Collection entries
* * * * * * *

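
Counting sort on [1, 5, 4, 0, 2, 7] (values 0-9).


Input: [1, 5, 4, 0, 2, 7]
Counts: [1, 1, 1, 0, 1, 1, 0, 1, 0, 0]

Sorted: [0, 1, 2, 4, 5, 7]


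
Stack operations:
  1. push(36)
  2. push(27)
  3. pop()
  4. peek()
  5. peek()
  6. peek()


push(36) -> [36]
push(27) -> [36, 27]
pop()->27, [36]
peek()->36
peek()->36
peek()->36

Final stack: [36]


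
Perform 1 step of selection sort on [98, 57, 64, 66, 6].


Initial: [98, 57, 64, 66, 6]
Step 1: min=6 at 4
  Swap: [6, 57, 64, 66, 98]

After 1 step: [6, 57, 64, 66, 98]


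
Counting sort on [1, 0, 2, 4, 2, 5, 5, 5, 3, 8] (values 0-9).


Input: [1, 0, 2, 4, 2, 5, 5, 5, 3, 8]
Counts: [1, 1, 2, 1, 1, 3, 0, 0, 1, 0]

Sorted: [0, 1, 2, 2, 3, 4, 5, 5, 5, 8]


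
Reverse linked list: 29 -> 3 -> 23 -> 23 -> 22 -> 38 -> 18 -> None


Step 1: curr=29, set curr.next=prev(None) | reversed so far: 29
Step 2: curr=3, set curr.next=prev(29) | reversed so far: 3 -> 29
Step 3: curr=23, set curr.next=prev(3) | reversed so far: 23 -> 3 -> 29
Step 4: curr=23, set curr.next=prev(23) | reversed so far: 23 -> 23 -> 3 -> 29
Step 5: curr=22, set curr.next=prev(23) | reversed so far: 22 -> 23 -> 23 -> 3 -> 29
Step 6: curr=38, set curr.next=prev(22) | reversed so far: 38 -> 22 -> 23 -> 23 -> 3 -> 29
Step 7: curr=18, set curr.next=prev(38) | reversed so far: 18 -> 38 -> 22 -> 23 -> 23 -> 3 -> 29

18 -> 38 -> 22 -> 23 -> 23 -> 3 -> 29 -> None


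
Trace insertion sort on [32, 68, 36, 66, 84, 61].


Initial: [32, 68, 36, 66, 84, 61]
Insert 68: [32, 68, 36, 66, 84, 61]
Insert 36: [32, 36, 68, 66, 84, 61]
Insert 66: [32, 36, 66, 68, 84, 61]
Insert 84: [32, 36, 66, 68, 84, 61]
Insert 61: [32, 36, 61, 66, 68, 84]

Sorted: [32, 36, 61, 66, 68, 84]


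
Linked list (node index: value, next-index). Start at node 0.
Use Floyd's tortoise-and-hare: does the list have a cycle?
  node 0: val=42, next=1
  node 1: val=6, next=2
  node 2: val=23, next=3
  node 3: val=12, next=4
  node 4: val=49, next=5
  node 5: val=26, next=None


Floyd's tortoise (slow, +1) and hare (fast, +2):
  init: slow=0, fast=0
  step 1: slow=1, fast=2
  step 2: slow=2, fast=4
  step 3: fast 4->5->None, no cycle

Cycle: no


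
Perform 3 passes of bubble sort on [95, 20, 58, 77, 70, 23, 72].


Initial: [95, 20, 58, 77, 70, 23, 72]
Pass 1: [20, 58, 77, 70, 23, 72, 95] (6 swaps)
Pass 2: [20, 58, 70, 23, 72, 77, 95] (3 swaps)
Pass 3: [20, 58, 23, 70, 72, 77, 95] (1 swaps)

After 3 passes: [20, 58, 23, 70, 72, 77, 95]


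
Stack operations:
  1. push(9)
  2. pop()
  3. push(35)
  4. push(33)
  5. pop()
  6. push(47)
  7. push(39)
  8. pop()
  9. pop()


push(9) -> [9]
pop()->9, []
push(35) -> [35]
push(33) -> [35, 33]
pop()->33, [35]
push(47) -> [35, 47]
push(39) -> [35, 47, 39]
pop()->39, [35, 47]
pop()->47, [35]

Final stack: [35]


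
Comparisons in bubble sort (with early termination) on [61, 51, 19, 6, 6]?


Algorithm: bubble sort (with early termination)
Input: [61, 51, 19, 6, 6]
Sorted: [6, 6, 19, 51, 61]

10


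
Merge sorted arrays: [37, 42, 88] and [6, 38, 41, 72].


Take 6 from B
Take 37 from A
Take 38 from B
Take 41 from B
Take 42 from A
Take 72 from B

Merged: [6, 37, 38, 41, 42, 72, 88]


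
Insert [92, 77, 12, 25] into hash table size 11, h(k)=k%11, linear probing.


Insert 92: h=4 -> slot 4
Insert 77: h=0 -> slot 0
Insert 12: h=1 -> slot 1
Insert 25: h=3 -> slot 3

Table: [77, 12, None, 25, 92, None, None, None, None, None, None]


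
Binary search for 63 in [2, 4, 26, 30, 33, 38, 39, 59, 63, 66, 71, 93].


Step 1: lo=0, hi=11, mid=5, val=38
Step 2: lo=6, hi=11, mid=8, val=63

Found at index 8


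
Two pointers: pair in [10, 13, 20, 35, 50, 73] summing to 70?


lo=0(10)+hi=5(73)=83
lo=0(10)+hi=4(50)=60
lo=1(13)+hi=4(50)=63
lo=2(20)+hi=4(50)=70

Yes: 20+50=70


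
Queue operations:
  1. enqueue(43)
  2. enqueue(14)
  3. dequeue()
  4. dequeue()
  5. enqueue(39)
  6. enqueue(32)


enqueue(43) -> [43]
enqueue(14) -> [43, 14]
dequeue()->43, [14]
dequeue()->14, []
enqueue(39) -> [39]
enqueue(32) -> [39, 32]

Final queue: [39, 32]


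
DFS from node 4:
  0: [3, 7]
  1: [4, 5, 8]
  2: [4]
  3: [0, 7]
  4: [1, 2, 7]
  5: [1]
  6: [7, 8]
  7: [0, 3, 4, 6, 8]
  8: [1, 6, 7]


Visit 4, push [7, 2, 1]
Visit 1, push [8, 5]
Visit 5, push []
Visit 8, push [7, 6]
Visit 6, push [7]
Visit 7, push [3, 0]
Visit 0, push [3]
Visit 3, push []
Visit 2, push []

DFS order: [4, 1, 5, 8, 6, 7, 0, 3, 2]


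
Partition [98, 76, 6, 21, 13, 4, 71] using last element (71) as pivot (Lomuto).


Pivot: 71
  6 <= 71: swap -> [6, 76, 98, 21, 13, 4, 71]
  21 <= 71: swap -> [6, 21, 98, 76, 13, 4, 71]
  13 <= 71: swap -> [6, 21, 13, 76, 98, 4, 71]
  4 <= 71: swap -> [6, 21, 13, 4, 98, 76, 71]
Place pivot at 4: [6, 21, 13, 4, 71, 76, 98]

Partitioned: [6, 21, 13, 4, 71, 76, 98]


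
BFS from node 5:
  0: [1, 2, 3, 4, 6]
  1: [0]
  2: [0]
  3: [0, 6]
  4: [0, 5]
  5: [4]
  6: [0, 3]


Visit 5, enqueue [4]
Visit 4, enqueue [0]
Visit 0, enqueue [1, 2, 3, 6]
Visit 1, enqueue []
Visit 2, enqueue []
Visit 3, enqueue []
Visit 6, enqueue []

BFS order: [5, 4, 0, 1, 2, 3, 6]


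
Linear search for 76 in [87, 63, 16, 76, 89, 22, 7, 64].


i=0: 87!=76
i=1: 63!=76
i=2: 16!=76
i=3: 76==76 found!

Found at 3, 4 comps


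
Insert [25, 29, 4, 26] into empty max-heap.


Insert 25: [25]
Insert 29: [29, 25]
Insert 4: [29, 25, 4]
Insert 26: [29, 26, 4, 25]

Final heap: [29, 26, 4, 25]


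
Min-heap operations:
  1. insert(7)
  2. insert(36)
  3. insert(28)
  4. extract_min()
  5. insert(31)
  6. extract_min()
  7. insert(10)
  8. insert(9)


insert(7) -> [7]
insert(36) -> [7, 36]
insert(28) -> [7, 36, 28]
extract_min()->7, [28, 36]
insert(31) -> [28, 36, 31]
extract_min()->28, [31, 36]
insert(10) -> [10, 36, 31]
insert(9) -> [9, 10, 31, 36]

Final heap: [9, 10, 31, 36]


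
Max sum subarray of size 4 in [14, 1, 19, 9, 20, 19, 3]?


[0:4]: 43
[1:5]: 49
[2:6]: 67
[3:7]: 51

Max: 67 at [2:6]


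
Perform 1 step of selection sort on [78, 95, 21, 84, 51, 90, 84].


Initial: [78, 95, 21, 84, 51, 90, 84]
Step 1: min=21 at 2
  Swap: [21, 95, 78, 84, 51, 90, 84]

After 1 step: [21, 95, 78, 84, 51, 90, 84]


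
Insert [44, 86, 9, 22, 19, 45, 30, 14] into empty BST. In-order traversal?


Insert 44: root
Insert 86: R from 44
Insert 9: L from 44
Insert 22: L from 44 -> R from 9
Insert 19: L from 44 -> R from 9 -> L from 22
Insert 45: R from 44 -> L from 86
Insert 30: L from 44 -> R from 9 -> R from 22
Insert 14: L from 44 -> R from 9 -> L from 22 -> L from 19

In-order: [9, 14, 19, 22, 30, 44, 45, 86]


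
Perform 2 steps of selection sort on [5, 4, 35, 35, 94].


Initial: [5, 4, 35, 35, 94]
Step 1: min=4 at 1
  Swap: [4, 5, 35, 35, 94]
Step 2: min=5 at 1
  Swap: [4, 5, 35, 35, 94]

After 2 steps: [4, 5, 35, 35, 94]


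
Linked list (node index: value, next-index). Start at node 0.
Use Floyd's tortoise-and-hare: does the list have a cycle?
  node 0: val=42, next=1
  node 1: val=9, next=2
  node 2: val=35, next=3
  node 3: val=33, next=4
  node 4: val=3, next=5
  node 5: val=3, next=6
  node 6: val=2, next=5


Floyd's tortoise (slow, +1) and hare (fast, +2):
  init: slow=0, fast=0
  step 1: slow=1, fast=2
  step 2: slow=2, fast=4
  step 3: slow=3, fast=6
  step 4: slow=4, fast=6
  step 5: slow=5, fast=6
  step 6: slow=6, fast=6
  slow == fast at node 6: cycle detected

Cycle: yes


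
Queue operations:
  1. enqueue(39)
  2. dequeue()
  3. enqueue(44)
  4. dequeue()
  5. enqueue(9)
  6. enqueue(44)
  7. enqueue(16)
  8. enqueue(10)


enqueue(39) -> [39]
dequeue()->39, []
enqueue(44) -> [44]
dequeue()->44, []
enqueue(9) -> [9]
enqueue(44) -> [9, 44]
enqueue(16) -> [9, 44, 16]
enqueue(10) -> [9, 44, 16, 10]

Final queue: [9, 44, 16, 10]


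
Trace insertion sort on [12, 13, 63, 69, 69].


Initial: [12, 13, 63, 69, 69]
Insert 13: [12, 13, 63, 69, 69]
Insert 63: [12, 13, 63, 69, 69]
Insert 69: [12, 13, 63, 69, 69]
Insert 69: [12, 13, 63, 69, 69]

Sorted: [12, 13, 63, 69, 69]


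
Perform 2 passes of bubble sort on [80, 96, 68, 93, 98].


Initial: [80, 96, 68, 93, 98]
Pass 1: [80, 68, 93, 96, 98] (2 swaps)
Pass 2: [68, 80, 93, 96, 98] (1 swaps)

After 2 passes: [68, 80, 93, 96, 98]


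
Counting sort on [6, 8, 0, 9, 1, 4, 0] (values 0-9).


Input: [6, 8, 0, 9, 1, 4, 0]
Counts: [2, 1, 0, 0, 1, 0, 1, 0, 1, 1]

Sorted: [0, 0, 1, 4, 6, 8, 9]


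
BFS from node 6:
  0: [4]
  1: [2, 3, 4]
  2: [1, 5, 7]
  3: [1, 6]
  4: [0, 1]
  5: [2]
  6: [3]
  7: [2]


Visit 6, enqueue [3]
Visit 3, enqueue [1]
Visit 1, enqueue [2, 4]
Visit 2, enqueue [5, 7]
Visit 4, enqueue [0]
Visit 5, enqueue []
Visit 7, enqueue []
Visit 0, enqueue []

BFS order: [6, 3, 1, 2, 4, 5, 7, 0]


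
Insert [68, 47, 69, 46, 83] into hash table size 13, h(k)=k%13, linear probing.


Insert 68: h=3 -> slot 3
Insert 47: h=8 -> slot 8
Insert 69: h=4 -> slot 4
Insert 46: h=7 -> slot 7
Insert 83: h=5 -> slot 5

Table: [None, None, None, 68, 69, 83, None, 46, 47, None, None, None, None]


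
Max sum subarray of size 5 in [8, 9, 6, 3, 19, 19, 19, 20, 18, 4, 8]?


[0:5]: 45
[1:6]: 56
[2:7]: 66
[3:8]: 80
[4:9]: 95
[5:10]: 80
[6:11]: 69

Max: 95 at [4:9]


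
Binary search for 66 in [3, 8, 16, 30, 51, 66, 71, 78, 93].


Step 1: lo=0, hi=8, mid=4, val=51
Step 2: lo=5, hi=8, mid=6, val=71
Step 3: lo=5, hi=5, mid=5, val=66

Found at index 5


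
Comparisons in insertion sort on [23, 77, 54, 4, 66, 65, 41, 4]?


Algorithm: insertion sort
Input: [23, 77, 54, 4, 66, 65, 41, 4]
Sorted: [4, 4, 23, 41, 54, 65, 66, 77]

23


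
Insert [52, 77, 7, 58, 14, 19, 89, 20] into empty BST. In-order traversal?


Insert 52: root
Insert 77: R from 52
Insert 7: L from 52
Insert 58: R from 52 -> L from 77
Insert 14: L from 52 -> R from 7
Insert 19: L from 52 -> R from 7 -> R from 14
Insert 89: R from 52 -> R from 77
Insert 20: L from 52 -> R from 7 -> R from 14 -> R from 19

In-order: [7, 14, 19, 20, 52, 58, 77, 89]


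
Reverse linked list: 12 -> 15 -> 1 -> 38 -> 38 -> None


Step 1: curr=12, set curr.next=prev(None) | reversed so far: 12
Step 2: curr=15, set curr.next=prev(12) | reversed so far: 15 -> 12
Step 3: curr=1, set curr.next=prev(15) | reversed so far: 1 -> 15 -> 12
Step 4: curr=38, set curr.next=prev(1) | reversed so far: 38 -> 1 -> 15 -> 12
Step 5: curr=38, set curr.next=prev(38) | reversed so far: 38 -> 38 -> 1 -> 15 -> 12

38 -> 38 -> 1 -> 15 -> 12 -> None


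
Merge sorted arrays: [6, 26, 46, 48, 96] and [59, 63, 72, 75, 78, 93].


Take 6 from A
Take 26 from A
Take 46 from A
Take 48 from A
Take 59 from B
Take 63 from B
Take 72 from B
Take 75 from B
Take 78 from B
Take 93 from B

Merged: [6, 26, 46, 48, 59, 63, 72, 75, 78, 93, 96]


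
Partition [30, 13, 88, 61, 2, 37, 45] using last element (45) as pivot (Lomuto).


Pivot: 45
  30 <= 45: advance i (no swap)
  13 <= 45: advance i (no swap)
  2 <= 45: swap -> [30, 13, 2, 61, 88, 37, 45]
  37 <= 45: swap -> [30, 13, 2, 37, 88, 61, 45]
Place pivot at 4: [30, 13, 2, 37, 45, 61, 88]

Partitioned: [30, 13, 2, 37, 45, 61, 88]


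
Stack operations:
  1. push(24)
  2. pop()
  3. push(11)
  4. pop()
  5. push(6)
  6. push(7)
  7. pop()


push(24) -> [24]
pop()->24, []
push(11) -> [11]
pop()->11, []
push(6) -> [6]
push(7) -> [6, 7]
pop()->7, [6]

Final stack: [6]


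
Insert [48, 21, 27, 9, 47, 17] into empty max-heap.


Insert 48: [48]
Insert 21: [48, 21]
Insert 27: [48, 21, 27]
Insert 9: [48, 21, 27, 9]
Insert 47: [48, 47, 27, 9, 21]
Insert 17: [48, 47, 27, 9, 21, 17]

Final heap: [48, 47, 27, 9, 21, 17]


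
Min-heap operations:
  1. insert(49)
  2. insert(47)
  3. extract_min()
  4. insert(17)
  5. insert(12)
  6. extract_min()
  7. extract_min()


insert(49) -> [49]
insert(47) -> [47, 49]
extract_min()->47, [49]
insert(17) -> [17, 49]
insert(12) -> [12, 49, 17]
extract_min()->12, [17, 49]
extract_min()->17, [49]

Final heap: [49]


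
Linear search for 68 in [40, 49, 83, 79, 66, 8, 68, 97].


i=0: 40!=68
i=1: 49!=68
i=2: 83!=68
i=3: 79!=68
i=4: 66!=68
i=5: 8!=68
i=6: 68==68 found!

Found at 6, 7 comps


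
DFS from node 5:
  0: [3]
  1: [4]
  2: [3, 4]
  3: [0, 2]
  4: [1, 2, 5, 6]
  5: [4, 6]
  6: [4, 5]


Visit 5, push [6, 4]
Visit 4, push [6, 2, 1]
Visit 1, push []
Visit 2, push [3]
Visit 3, push [0]
Visit 0, push []
Visit 6, push []

DFS order: [5, 4, 1, 2, 3, 0, 6]


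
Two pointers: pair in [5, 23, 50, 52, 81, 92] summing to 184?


lo=0(5)+hi=5(92)=97
lo=1(23)+hi=5(92)=115
lo=2(50)+hi=5(92)=142
lo=3(52)+hi=5(92)=144
lo=4(81)+hi=5(92)=173

No pair found


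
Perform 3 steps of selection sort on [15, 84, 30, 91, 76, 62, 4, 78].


Initial: [15, 84, 30, 91, 76, 62, 4, 78]
Step 1: min=4 at 6
  Swap: [4, 84, 30, 91, 76, 62, 15, 78]
Step 2: min=15 at 6
  Swap: [4, 15, 30, 91, 76, 62, 84, 78]
Step 3: min=30 at 2
  Swap: [4, 15, 30, 91, 76, 62, 84, 78]

After 3 steps: [4, 15, 30, 91, 76, 62, 84, 78]


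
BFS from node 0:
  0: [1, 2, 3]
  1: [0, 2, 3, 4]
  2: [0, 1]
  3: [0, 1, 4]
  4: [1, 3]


Visit 0, enqueue [1, 2, 3]
Visit 1, enqueue [4]
Visit 2, enqueue []
Visit 3, enqueue []
Visit 4, enqueue []

BFS order: [0, 1, 2, 3, 4]


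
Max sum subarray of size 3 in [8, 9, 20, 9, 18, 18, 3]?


[0:3]: 37
[1:4]: 38
[2:5]: 47
[3:6]: 45
[4:7]: 39

Max: 47 at [2:5]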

* * * * * * *

Your task for the entries above: copy exactly the span starting with the line with "1. enqueue(39)" and going on through the line with "7. enqueue(16)", both lines included, and nothing else.

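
  1. enqueue(39)
  2. dequeue()
  3. enqueue(44)
  4. dequeue()
  5. enqueue(9)
  6. enqueue(44)
  7. enqueue(16)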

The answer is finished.